Segment Open

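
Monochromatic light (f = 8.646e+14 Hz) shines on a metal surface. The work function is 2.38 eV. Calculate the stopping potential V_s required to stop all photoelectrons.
1.1957 V

The stopping potential V_s satisfies: eV_s = KE_max

First, find KE_max using Einstein's equation:
E_photon = hf = (6.626×10⁻³⁴ J·s)(8.646e+14 Hz) = 3.5757 eV
KE_max = E_photon - φ = 3.5757 - 2.38 = 1.1957 eV

Since eV_s = KE_max:
V_s = KE_max/e = 1.1957 V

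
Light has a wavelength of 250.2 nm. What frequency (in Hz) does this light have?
1.1982e+15 Hz

Using the wave equation: c = fλ

Solving for frequency:
f = c/λ = (3×10⁸ m/s) / (250.2×10⁻⁹ m)
f = 1.1982e+15 Hz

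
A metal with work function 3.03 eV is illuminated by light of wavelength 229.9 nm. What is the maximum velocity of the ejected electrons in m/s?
9.1170e+05 m/s

First, find the maximum kinetic energy:
E_photon = hc/λ = 5.3930 eV
KE_max = E_photon - φ = 5.3930 - 3.03 = 2.3630 eV

Convert to Joules: KE_max = 2.3630 × 1.602×10⁻¹⁹ J = 3.7859e-19 J

Then use KE = ½mv² to find velocity:
v = √(2·KE/m) = √(2 × 3.7859e-19 J / 9.109e-31 kg)
v = 9.1170e+05 m/s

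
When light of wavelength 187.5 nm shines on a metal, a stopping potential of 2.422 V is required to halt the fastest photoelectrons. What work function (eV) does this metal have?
4.19 eV

The stopping potential gives the maximum kinetic energy: KE_max = eV_s = 2.422 eV

From Einstein's photoelectric equation: KE_max = hc/λ - φ
Rearranging: φ = hc/λ - KE_max

Calculate photon energy:
E_photon = hc/λ = (6.626×10⁻³⁴ J·s)(3×10⁸ m/s) / (187.5×10⁻⁹ m) = 6.6125 eV

Therefore:
φ = 6.6125 - 2.422 = 4.19 eV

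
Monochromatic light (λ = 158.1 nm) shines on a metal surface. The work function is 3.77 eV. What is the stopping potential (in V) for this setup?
4.0721 V

The stopping potential V_s satisfies: eV_s = KE_max

First, find KE_max using Einstein's equation:
E_photon = hc/λ = 7.8421 eV
KE_max = E_photon - φ = 7.8421 - 3.77 = 4.0721 eV

Since eV_s = KE_max:
V_s = KE_max/e = 4.0721 V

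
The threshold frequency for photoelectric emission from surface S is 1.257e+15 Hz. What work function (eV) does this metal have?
5.20 eV

At the threshold frequency, photon energy equals work function:
φ = hf₀

Calculating:
φ = (6.626×10⁻³⁴ J·s)(1.257e+15 Hz)
φ = 5.20 eV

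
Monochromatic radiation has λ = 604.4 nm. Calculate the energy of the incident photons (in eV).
2.0514 eV

Using E = hf = hc/λ:

E = hc/λ = (6.626×10⁻³⁴ J·s)(3×10⁸ m/s) / (604.4×10⁻⁹ m)
E = 2.0514 eV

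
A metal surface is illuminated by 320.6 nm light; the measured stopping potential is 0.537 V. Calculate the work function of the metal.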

Segment Closed

- **YOUR GOAL**
Everything in the records should be written out again exactly.

- **RESPONSE AREA**
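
Monochromatic light (f = 8.646e+14 Hz) shines on a metal surface. The work function is 2.38 eV. Calculate the stopping potential V_s required to stop all photoelectrons.
1.1957 V

The stopping potential V_s satisfies: eV_s = KE_max

First, find KE_max using Einstein's equation:
E_photon = hf = (6.626×10⁻³⁴ J·s)(8.646e+14 Hz) = 3.5757 eV
KE_max = E_photon - φ = 3.5757 - 2.38 = 1.1957 eV

Since eV_s = KE_max:
V_s = KE_max/e = 1.1957 V

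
Light has a wavelength of 250.2 nm. What frequency (in Hz) does this light have?
1.1982e+15 Hz

Using the wave equation: c = fλ

Solving for frequency:
f = c/λ = (3×10⁸ m/s) / (250.2×10⁻⁹ m)
f = 1.1982e+15 Hz

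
A metal with work function 3.03 eV is illuminated by light of wavelength 229.9 nm. What is the maximum velocity of the ejected electrons in m/s?
9.1170e+05 m/s

First, find the maximum kinetic energy:
E_photon = hc/λ = 5.3930 eV
KE_max = E_photon - φ = 5.3930 - 3.03 = 2.3630 eV

Convert to Joules: KE_max = 2.3630 × 1.602×10⁻¹⁹ J = 3.7859e-19 J

Then use KE = ½mv² to find velocity:
v = √(2·KE/m) = √(2 × 3.7859e-19 J / 9.109e-31 kg)
v = 9.1170e+05 m/s

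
When light of wavelength 187.5 nm shines on a metal, a stopping potential of 2.422 V is required to halt the fastest photoelectrons. What work function (eV) does this metal have?
4.19 eV

The stopping potential gives the maximum kinetic energy: KE_max = eV_s = 2.422 eV

From Einstein's photoelectric equation: KE_max = hc/λ - φ
Rearranging: φ = hc/λ - KE_max

Calculate photon energy:
E_photon = hc/λ = (6.626×10⁻³⁴ J·s)(3×10⁸ m/s) / (187.5×10⁻⁹ m) = 6.6125 eV

Therefore:
φ = 6.6125 - 2.422 = 4.19 eV

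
Monochromatic light (λ = 158.1 nm) shines on a metal surface. The work function is 3.77 eV. What is the stopping potential (in V) for this setup?
4.0721 V

The stopping potential V_s satisfies: eV_s = KE_max

First, find KE_max using Einstein's equation:
E_photon = hc/λ = 7.8421 eV
KE_max = E_photon - φ = 7.8421 - 3.77 = 4.0721 eV

Since eV_s = KE_max:
V_s = KE_max/e = 4.0721 V

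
The threshold frequency for photoelectric emission from surface S is 1.257e+15 Hz. What work function (eV) does this metal have?
5.20 eV

At the threshold frequency, photon energy equals work function:
φ = hf₀

Calculating:
φ = (6.626×10⁻³⁴ J·s)(1.257e+15 Hz)
φ = 5.20 eV

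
Monochromatic radiation has λ = 604.4 nm. Calculate the energy of the incident photons (in eV).
2.0514 eV

Using E = hf = hc/λ:

E = hc/λ = (6.626×10⁻³⁴ J·s)(3×10⁸ m/s) / (604.4×10⁻⁹ m)
E = 2.0514 eV

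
A metal surface is illuminated by 320.6 nm light; the measured stopping potential is 0.537 V. Calculate the work function of the metal.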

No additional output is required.